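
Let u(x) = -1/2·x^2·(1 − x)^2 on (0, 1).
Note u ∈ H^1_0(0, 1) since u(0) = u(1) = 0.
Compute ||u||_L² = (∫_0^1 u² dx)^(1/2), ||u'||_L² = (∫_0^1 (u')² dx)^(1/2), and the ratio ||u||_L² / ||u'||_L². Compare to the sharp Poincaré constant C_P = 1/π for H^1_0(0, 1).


||u||_L² / ||u'||_L² = sqrt(3)/6 < C_P = 1/π.

u(x) = -1/2·x^2·(1 − x)^2, so u'(x) = x*(x*(1 - x) - (x - 1)^2).
u(x) = -1/2·x^2·(1 − x)^2 vanishes at x = 0 and x = 1, so u ∈ H^1_0(0, 1). Differentiate via the product rule and integrate the resulting polynomials term by term.
  ∫_0^1 u² dx = ∫_0^1 (x^8/4 - x^7 + 3*x^6/2 - x^5 + x^4/4) dx. Term by term:
    ∫_0^1 x^8/4 dx = 1/36;  ∫_0^1 -x^7 dx = -1/8;  ∫_0^1 3*x^6/2 dx = 3/14;
    ∫_0^1 -x^5 dx = -1/6;  ∫_0^1 x^4/4 dx = 1/20.
  Sum: 1/36 − 1/8 + 3/14 − 1/6 + 1/20 = 1/2520.
  ∫_0^1 (u')² dx = ∫_0^1 (4*x^6 - 12*x^5 + 13*x^4 - 6*x^3 + x^2) dx. Term by term:
    ∫_0^1 4*x^6 dx = 4/7;  ∫_0^1 -12*x^5 dx = -2;  ∫_0^1 13*x^4 dx = 13/5;
    ∫_0^1 -6*x^3 dx = -3/2;  ∫_0^1 x^2 dx = 1/3.
  Sum: 4/7 − 2 + 13/5 − 3/2 + 1/3 = 1/210.
∫_0^1 u² dx = 1/2520, so ||u||_L² = sqrt(70)/420.
∫_0^1 (u')² dx = 1/210, so ||u'||_L² = sqrt(210)/210.
Ratio ||u||_L² / ||u'||_L² = sqrt(3)/6.
Sharp Poincaré constant on H^1_0(0, 1) is C_P = L/π = 1/π, achieved by sin(π·x).
A polynomial bump cannot attain the sharp Poincaré constant (only the first sine eigenfunction does), so the ratio is strictly less than C_P, consistent with ||u||_L² ≤ C_P ||u'||_L².


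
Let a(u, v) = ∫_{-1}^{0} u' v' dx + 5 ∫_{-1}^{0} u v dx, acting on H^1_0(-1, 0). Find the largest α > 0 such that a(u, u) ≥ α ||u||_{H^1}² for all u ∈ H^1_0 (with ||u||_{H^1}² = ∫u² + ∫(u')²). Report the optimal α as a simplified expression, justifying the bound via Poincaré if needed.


α = 1

Coercivity of a(·,·) on H^1_0(-1, 0) means a(u, u) ≥ α ||u||_{H^1}² for every u ∈ H^1_0.
The interval has length L = 1, and Poincaré/coercivity depend only on L. Here a(u, u) = ∫(u')² + (5)·∫u².
Here c = 5 ≥ 1, so a(u,u) = ∫(u')² + c∫u² ≥ ∫(u')² + ∫u² = ||u||_{H^1}², i.e. α = 1 works. No larger α is possible: a(u,u) ≥ α||u||_{H^1}² means (1−α)∫(u')² ≥ (α−c)∫u², and for the modes u_n = sin(nπ(x−x₀)/L) (x₀ the left endpoint) one has ∫u_n²/∫(u_n')² = (L/(nπ))² → 0, so a(u_n,u_n)/||u_n||_{H^1}² → 1. Hence the optimal constant is α = 1.
Therefore α = 1.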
+===+
EXERCISE INSTRUCTIONS =
With the line that contains "Let a(u, v)" as the first and the final line of the data as the last, repeat every line in that span exactly.

EXERCISE RESPONSE =
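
Let a(u, v) = ∫_{-1}^{0} u' v' dx + 5 ∫_{-1}^{0} u v dx, acting on H^1_0(-1, 0). Find the largest α > 0 such that a(u, u) ≥ α ||u||_{H^1}² for all u ∈ H^1_0 (with ||u||_{H^1}² = ∫u² + ∫(u')²). Report the optimal α as a simplified expression, justifying the bound via Poincaré if needed.


α = 1

Coercivity of a(·,·) on H^1_0(-1, 0) means a(u, u) ≥ α ||u||_{H^1}² for every u ∈ H^1_0.
The interval has length L = 1, and Poincaré/coercivity depend only on L. Here a(u, u) = ∫(u')² + (5)·∫u².
Here c = 5 ≥ 1, so a(u,u) = ∫(u')² + c∫u² ≥ ∫(u')² + ∫u² = ||u||_{H^1}², i.e. α = 1 works. No larger α is possible: a(u,u) ≥ α||u||_{H^1}² means (1−α)∫(u')² ≥ (α−c)∫u², and for the modes u_n = sin(nπ(x−x₀)/L) (x₀ the left endpoint) one has ∫u_n²/∫(u_n')² = (L/(nπ))² → 0, so a(u_n,u_n)/||u_n||_{H^1}² → 1. Hence the optimal constant is α = 1.
Therefore α = 1.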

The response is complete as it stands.